Work task
Reproduce only the stretch of entries below that begins at the first line and ends at the line holding "fails, Pitch system inoperative".

Exercise data Start Marker

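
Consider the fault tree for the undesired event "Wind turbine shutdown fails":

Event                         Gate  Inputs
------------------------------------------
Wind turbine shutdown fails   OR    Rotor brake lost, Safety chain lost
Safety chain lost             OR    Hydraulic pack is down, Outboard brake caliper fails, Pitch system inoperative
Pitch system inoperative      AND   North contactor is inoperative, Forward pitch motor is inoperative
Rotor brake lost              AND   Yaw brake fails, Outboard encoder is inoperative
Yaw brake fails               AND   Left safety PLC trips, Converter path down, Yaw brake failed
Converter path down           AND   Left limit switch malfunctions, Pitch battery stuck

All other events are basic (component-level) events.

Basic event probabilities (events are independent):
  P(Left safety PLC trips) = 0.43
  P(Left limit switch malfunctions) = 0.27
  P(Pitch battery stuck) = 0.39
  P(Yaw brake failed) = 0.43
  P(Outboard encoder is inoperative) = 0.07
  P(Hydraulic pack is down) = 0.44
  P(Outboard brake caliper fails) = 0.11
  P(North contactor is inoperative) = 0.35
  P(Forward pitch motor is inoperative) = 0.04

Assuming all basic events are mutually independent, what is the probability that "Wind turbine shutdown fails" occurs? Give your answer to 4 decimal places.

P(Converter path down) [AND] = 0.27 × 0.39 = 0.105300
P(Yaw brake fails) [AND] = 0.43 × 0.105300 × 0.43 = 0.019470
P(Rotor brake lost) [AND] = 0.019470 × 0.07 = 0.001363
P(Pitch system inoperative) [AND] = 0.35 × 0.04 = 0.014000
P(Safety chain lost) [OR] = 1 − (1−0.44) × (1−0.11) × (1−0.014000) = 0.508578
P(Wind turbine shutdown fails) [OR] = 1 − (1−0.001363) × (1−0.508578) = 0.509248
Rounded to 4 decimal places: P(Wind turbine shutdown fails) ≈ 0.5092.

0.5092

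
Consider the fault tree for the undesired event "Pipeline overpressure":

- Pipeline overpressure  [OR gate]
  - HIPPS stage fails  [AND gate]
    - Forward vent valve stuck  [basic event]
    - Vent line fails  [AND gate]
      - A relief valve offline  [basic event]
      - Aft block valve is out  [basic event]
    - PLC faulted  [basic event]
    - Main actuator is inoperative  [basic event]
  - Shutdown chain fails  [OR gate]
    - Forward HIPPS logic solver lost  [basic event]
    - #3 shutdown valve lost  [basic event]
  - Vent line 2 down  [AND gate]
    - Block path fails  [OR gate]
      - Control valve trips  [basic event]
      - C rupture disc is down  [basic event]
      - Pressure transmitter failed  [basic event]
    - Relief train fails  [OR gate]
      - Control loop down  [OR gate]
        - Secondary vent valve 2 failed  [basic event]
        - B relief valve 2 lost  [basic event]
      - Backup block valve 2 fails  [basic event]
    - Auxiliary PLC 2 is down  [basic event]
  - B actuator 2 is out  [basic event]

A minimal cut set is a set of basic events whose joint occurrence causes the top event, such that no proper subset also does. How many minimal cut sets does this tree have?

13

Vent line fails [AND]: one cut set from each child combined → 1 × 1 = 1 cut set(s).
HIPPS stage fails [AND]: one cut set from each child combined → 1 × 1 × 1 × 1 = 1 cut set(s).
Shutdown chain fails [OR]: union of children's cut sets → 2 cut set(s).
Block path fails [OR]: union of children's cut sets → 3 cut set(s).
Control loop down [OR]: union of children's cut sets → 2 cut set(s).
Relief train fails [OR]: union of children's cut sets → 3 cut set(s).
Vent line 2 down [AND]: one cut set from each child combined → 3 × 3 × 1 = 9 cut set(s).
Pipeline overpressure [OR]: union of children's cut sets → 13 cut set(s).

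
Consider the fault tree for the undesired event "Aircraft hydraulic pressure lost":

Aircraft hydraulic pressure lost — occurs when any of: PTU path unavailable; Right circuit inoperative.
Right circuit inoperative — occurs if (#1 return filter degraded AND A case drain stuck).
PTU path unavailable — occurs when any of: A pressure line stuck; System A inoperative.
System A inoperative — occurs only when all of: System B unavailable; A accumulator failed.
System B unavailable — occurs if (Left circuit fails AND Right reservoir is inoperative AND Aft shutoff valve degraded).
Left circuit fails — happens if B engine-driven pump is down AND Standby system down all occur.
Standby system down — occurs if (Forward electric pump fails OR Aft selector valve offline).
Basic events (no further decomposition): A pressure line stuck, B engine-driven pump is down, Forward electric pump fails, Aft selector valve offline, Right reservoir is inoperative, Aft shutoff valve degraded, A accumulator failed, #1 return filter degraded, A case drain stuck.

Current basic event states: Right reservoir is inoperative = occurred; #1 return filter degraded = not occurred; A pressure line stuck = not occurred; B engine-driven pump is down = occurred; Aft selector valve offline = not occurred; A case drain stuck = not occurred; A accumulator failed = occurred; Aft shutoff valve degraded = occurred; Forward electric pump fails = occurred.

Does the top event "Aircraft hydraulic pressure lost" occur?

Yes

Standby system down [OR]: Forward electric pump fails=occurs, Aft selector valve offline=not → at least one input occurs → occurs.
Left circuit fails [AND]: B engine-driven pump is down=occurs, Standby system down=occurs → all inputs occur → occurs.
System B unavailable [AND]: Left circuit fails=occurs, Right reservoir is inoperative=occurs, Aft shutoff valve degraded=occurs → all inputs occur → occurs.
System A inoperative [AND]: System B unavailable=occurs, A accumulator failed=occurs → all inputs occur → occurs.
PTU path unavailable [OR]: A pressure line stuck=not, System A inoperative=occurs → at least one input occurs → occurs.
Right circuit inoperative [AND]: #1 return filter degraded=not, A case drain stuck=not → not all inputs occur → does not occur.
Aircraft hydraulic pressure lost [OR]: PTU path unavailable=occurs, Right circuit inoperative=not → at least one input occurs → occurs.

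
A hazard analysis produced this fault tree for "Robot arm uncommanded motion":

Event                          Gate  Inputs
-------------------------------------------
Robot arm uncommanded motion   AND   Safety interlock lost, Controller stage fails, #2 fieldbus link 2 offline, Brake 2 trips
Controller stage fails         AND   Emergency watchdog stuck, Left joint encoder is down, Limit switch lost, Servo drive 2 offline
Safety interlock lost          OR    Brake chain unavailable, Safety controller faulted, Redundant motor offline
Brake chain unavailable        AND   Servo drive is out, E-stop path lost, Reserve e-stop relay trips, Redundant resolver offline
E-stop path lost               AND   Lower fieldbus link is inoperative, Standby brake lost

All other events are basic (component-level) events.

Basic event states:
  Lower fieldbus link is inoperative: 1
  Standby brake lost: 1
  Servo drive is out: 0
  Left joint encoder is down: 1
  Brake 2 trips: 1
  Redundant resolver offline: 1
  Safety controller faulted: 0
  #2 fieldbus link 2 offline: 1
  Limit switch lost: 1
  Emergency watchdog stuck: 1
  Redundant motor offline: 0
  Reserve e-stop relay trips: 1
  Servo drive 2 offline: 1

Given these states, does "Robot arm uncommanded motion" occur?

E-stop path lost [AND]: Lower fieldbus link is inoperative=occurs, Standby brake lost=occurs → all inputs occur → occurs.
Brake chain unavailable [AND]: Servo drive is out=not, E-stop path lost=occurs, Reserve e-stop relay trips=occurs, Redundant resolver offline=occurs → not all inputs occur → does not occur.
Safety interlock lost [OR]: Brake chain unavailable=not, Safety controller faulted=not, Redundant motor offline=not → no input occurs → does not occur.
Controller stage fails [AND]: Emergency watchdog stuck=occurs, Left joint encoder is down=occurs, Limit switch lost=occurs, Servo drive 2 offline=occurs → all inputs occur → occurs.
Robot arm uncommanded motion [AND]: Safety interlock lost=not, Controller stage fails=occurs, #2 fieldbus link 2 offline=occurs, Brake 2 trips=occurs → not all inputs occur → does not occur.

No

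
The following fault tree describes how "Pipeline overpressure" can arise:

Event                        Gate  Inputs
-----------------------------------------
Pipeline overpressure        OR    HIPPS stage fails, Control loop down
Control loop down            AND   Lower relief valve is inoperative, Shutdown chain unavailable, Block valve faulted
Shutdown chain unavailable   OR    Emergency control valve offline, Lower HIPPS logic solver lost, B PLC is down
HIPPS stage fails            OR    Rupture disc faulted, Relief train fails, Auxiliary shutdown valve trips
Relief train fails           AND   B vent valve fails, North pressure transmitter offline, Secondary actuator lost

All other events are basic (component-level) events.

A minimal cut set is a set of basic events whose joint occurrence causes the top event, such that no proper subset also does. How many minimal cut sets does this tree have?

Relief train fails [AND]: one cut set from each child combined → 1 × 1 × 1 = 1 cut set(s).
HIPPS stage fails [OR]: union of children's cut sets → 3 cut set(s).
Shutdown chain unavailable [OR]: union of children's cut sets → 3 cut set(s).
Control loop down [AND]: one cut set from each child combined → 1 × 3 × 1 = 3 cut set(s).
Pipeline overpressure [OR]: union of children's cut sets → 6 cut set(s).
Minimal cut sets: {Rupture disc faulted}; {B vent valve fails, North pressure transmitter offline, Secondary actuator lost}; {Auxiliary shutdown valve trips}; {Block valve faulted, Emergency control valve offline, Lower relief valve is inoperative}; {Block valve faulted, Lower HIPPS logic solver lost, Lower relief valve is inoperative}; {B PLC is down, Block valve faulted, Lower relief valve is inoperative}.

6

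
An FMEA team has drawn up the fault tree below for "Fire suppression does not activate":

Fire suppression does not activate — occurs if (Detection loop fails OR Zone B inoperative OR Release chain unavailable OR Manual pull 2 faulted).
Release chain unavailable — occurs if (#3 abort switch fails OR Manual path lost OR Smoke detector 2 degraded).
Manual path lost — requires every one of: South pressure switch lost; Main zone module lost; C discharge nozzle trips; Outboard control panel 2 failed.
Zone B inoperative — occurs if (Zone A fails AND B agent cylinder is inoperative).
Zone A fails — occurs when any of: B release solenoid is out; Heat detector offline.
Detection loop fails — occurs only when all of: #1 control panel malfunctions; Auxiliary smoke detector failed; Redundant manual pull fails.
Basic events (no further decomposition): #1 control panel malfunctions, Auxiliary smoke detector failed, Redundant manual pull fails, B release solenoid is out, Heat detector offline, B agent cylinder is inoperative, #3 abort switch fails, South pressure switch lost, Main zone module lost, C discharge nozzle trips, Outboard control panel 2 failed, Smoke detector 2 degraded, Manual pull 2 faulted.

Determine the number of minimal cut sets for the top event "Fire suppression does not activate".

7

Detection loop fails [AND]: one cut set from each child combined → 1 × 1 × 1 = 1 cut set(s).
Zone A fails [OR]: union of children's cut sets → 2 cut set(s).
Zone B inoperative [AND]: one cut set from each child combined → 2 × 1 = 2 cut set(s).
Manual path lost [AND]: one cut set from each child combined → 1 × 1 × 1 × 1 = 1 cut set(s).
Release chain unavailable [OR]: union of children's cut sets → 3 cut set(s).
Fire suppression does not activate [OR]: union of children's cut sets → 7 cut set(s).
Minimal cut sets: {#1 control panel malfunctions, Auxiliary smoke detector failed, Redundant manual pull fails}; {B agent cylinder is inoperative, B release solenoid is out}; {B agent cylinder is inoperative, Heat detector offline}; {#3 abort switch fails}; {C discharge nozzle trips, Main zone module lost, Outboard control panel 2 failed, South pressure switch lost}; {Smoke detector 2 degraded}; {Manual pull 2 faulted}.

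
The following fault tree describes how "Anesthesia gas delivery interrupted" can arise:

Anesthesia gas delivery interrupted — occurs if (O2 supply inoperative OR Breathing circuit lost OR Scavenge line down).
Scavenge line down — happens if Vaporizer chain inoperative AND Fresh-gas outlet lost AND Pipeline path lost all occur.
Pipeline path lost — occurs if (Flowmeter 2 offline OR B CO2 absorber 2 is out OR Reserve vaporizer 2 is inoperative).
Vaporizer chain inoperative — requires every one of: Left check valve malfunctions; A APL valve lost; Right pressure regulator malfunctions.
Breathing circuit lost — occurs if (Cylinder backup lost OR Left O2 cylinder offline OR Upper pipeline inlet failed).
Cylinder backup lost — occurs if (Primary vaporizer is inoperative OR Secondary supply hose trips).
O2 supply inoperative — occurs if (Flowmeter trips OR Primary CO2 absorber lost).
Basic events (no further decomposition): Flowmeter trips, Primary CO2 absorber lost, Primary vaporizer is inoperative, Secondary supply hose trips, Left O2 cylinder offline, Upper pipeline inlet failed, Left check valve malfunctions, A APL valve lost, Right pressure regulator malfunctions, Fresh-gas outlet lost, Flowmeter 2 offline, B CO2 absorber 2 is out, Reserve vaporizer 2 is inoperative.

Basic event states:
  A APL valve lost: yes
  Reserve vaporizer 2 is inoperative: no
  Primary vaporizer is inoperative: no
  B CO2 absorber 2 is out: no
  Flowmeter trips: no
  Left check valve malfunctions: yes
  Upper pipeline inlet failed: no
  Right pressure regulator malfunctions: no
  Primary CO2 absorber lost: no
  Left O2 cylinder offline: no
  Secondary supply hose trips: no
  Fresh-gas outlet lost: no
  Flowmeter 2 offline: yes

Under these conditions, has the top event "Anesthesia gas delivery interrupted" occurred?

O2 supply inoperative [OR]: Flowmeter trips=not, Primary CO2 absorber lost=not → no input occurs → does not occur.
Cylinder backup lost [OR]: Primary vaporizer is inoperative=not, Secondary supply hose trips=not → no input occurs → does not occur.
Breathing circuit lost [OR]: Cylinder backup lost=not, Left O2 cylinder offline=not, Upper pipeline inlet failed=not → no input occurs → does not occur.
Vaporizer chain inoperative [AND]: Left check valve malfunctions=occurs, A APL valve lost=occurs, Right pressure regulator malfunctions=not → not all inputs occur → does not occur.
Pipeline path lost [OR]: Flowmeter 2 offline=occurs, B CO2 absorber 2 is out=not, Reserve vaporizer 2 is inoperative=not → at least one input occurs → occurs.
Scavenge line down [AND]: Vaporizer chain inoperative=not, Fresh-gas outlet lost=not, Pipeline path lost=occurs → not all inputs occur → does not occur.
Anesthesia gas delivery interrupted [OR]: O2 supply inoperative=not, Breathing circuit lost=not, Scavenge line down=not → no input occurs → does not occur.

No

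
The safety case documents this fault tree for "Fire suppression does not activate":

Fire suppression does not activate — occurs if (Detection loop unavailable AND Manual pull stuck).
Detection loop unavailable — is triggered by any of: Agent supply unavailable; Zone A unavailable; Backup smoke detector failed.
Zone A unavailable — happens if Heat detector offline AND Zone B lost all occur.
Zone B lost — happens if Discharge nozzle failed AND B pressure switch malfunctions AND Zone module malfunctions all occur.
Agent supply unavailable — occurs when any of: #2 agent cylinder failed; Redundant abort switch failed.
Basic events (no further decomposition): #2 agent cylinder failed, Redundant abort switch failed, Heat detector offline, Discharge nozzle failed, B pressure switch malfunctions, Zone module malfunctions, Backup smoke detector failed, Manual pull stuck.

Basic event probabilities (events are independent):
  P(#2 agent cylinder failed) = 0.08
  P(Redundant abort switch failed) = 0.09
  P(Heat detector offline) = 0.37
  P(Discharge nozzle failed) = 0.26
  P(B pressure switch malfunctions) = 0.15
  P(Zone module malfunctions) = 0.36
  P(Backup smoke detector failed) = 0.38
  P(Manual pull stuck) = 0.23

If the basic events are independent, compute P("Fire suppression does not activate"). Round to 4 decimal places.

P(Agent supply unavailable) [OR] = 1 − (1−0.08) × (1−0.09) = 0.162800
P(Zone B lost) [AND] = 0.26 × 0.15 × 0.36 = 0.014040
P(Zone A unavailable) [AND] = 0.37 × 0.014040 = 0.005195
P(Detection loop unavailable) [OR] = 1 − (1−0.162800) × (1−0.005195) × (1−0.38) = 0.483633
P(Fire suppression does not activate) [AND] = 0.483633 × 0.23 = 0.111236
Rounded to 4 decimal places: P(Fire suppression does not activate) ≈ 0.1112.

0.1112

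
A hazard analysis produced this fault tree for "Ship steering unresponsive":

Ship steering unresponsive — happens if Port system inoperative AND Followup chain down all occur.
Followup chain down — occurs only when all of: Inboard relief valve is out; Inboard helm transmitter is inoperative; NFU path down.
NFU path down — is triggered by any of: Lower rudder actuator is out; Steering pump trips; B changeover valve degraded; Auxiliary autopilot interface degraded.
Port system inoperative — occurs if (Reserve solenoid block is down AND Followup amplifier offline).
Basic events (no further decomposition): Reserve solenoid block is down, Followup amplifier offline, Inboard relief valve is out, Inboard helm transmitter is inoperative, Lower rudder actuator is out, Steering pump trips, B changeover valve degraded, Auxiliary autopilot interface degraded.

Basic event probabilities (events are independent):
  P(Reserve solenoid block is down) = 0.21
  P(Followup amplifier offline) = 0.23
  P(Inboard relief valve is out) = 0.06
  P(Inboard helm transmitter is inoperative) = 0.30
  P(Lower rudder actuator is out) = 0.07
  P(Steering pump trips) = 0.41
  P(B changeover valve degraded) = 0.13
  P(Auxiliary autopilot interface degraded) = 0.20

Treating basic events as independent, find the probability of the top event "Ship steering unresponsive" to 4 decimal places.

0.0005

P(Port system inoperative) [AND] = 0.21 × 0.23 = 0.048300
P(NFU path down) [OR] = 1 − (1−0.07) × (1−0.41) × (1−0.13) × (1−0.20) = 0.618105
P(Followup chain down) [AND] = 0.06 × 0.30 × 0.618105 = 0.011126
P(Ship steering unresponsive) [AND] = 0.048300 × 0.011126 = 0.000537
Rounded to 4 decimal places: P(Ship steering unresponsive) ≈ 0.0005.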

Exercise data End Marker

Task answer
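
Consider the fault tree for the undesired event "Wind turbine shutdown fails":

Event                         Gate  Inputs
------------------------------------------
Wind turbine shutdown fails   OR    Rotor brake lost, Safety chain lost
Safety chain lost             OR    Hydraulic pack is down, Outboard brake caliper fails, Pitch system inoperative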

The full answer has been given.